§ **Source material**
'''

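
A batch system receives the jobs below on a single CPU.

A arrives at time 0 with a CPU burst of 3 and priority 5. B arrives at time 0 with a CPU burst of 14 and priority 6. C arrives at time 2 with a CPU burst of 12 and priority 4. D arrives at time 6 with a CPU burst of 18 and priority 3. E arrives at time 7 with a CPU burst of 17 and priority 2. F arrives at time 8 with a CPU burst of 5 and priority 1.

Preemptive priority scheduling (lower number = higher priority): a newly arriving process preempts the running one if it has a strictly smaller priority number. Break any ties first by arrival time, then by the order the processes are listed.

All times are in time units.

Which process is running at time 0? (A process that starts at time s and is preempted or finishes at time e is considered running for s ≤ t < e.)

A

Gantt: | A 0-2 | C 2-6 | D 6-7 | E 7-8 | F 8-13 | E 13-29 | D 29-46 | C 46-54 | A 54-55 | B 55-69 |
Completion: A=55  B=69  C=54  D=46  E=29  F=13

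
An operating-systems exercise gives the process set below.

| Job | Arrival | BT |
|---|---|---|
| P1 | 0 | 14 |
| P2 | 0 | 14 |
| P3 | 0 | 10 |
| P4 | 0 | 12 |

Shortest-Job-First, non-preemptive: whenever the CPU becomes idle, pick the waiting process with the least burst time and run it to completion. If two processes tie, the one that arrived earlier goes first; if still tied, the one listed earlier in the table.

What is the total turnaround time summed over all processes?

Gantt: | P3 0-10 | P4 10-22 | P1 22-36 | P2 36-50 |
Completion: P1=36  P2=50  P3=10  P4=22
Turnaround = completion − arrival: P1=36, P2=50, P3=10, P4=22
Total turnaround = 36 + 50 + 10 + 22 = 118

118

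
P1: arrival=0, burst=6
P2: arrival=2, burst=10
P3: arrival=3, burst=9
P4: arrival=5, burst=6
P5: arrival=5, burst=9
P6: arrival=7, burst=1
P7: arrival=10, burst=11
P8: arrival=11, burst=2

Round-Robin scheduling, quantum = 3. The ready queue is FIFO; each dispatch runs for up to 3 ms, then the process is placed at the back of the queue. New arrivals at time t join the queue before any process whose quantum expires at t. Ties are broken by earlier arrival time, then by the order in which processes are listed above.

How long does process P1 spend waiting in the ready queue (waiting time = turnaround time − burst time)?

6

Timeline: | P1 0-3 | P2 3-6 | P3 6-9 | P1 9-12 | P4 12-15 | P5 15-18 | P2 18-21 | P6 21-22 | P3 22-25 | P7 25-28 | P8 28-30 | P4 30-33 | P5 33-36 | P2 36-39 | P3 39-42 | P7 42-45 | P5 45-48 | P2 48-49 | P7 49-54 |
Completion: P1=12  P2=49  P3=42  P4=33  P5=48  P6=22  P7=54  P8=30
Waiting(P1) = turnaround − burst = 12 − 6 = 6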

'''

§ **Work instructions**
With every line kept whole, write out the records again exactly.

§ **Completed task**
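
A batch system receives the jobs below on a single CPU.

A arrives at time 0 with a CPU burst of 3 and priority 5. B arrives at time 0 with a CPU burst of 14 and priority 6. C arrives at time 2 with a CPU burst of 12 and priority 4. D arrives at time 6 with a CPU burst of 18 and priority 3. E arrives at time 7 with a CPU burst of 17 and priority 2. F arrives at time 8 with a CPU burst of 5 and priority 1.

Preemptive priority scheduling (lower number = higher priority): a newly arriving process preempts the running one if it has a strictly smaller priority number. Break any ties first by arrival time, then by the order the processes are listed.

All times are in time units.

Which process is running at time 0? (A process that starts at time s and is preempted or finishes at time e is considered running for s ≤ t < e.)

A

Gantt: | A 0-2 | C 2-6 | D 6-7 | E 7-8 | F 8-13 | E 13-29 | D 29-46 | C 46-54 | A 54-55 | B 55-69 |
Completion: A=55  B=69  C=54  D=46  E=29  F=13

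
An operating-systems exercise gives the process set below.

| Job | Arrival | BT |
|---|---|---|
| P1 | 0 | 14 |
| P2 | 0 | 14 |
| P3 | 0 | 10 |
| P4 | 0 | 12 |

Shortest-Job-First, non-preemptive: whenever the CPU becomes idle, pick the waiting process with the least burst time and run it to completion. If two processes tie, the one that arrived earlier goes first; if still tied, the one listed earlier in the table.

What is the total turnaround time summed over all processes?

Gantt: | P3 0-10 | P4 10-22 | P1 22-36 | P2 36-50 |
Completion: P1=36  P2=50  P3=10  P4=22
Turnaround = completion − arrival: P1=36, P2=50, P3=10, P4=22
Total turnaround = 36 + 50 + 10 + 22 = 118

118

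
P1: arrival=0, burst=6
P2: arrival=2, burst=10
P3: arrival=3, burst=9
P4: arrival=5, burst=6
P5: arrival=5, burst=9
P6: arrival=7, burst=1
P7: arrival=10, burst=11
P8: arrival=11, burst=2

Round-Robin scheduling, quantum = 3. The ready queue is FIFO; each dispatch runs for up to 3 ms, then the process is placed at the back of the queue. New arrivals at time t join the queue before any process whose quantum expires at t. Ties are broken by earlier arrival time, then by the order in which processes are listed above.

How long does process P1 spend waiting in the ready queue (waiting time = turnaround time − burst time)?

6

Timeline: | P1 0-3 | P2 3-6 | P3 6-9 | P1 9-12 | P4 12-15 | P5 15-18 | P2 18-21 | P6 21-22 | P3 22-25 | P7 25-28 | P8 28-30 | P4 30-33 | P5 33-36 | P2 36-39 | P3 39-42 | P7 42-45 | P5 45-48 | P2 48-49 | P7 49-54 |
Completion: P1=12  P2=49  P3=42  P4=33  P5=48  P6=22  P7=54  P8=30
Waiting(P1) = turnaround − burst = 12 − 6 = 6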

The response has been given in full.